The material below must be retyped in full, with every line kept exactly as it is.

........

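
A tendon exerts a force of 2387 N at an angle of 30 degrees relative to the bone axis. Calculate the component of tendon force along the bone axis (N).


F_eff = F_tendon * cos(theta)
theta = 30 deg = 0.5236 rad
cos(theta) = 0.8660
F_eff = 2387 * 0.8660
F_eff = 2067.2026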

........

Answer to this exercise:
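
A tendon exerts a force of 2387 N at an angle of 30 degrees relative to the bone axis. Calculate the component of tendon force along the bone axis (N).


F_eff = F_tendon * cos(theta)
theta = 30 deg = 0.5236 rad
cos(theta) = 0.8660
F_eff = 2387 * 0.8660
F_eff = 2067.2026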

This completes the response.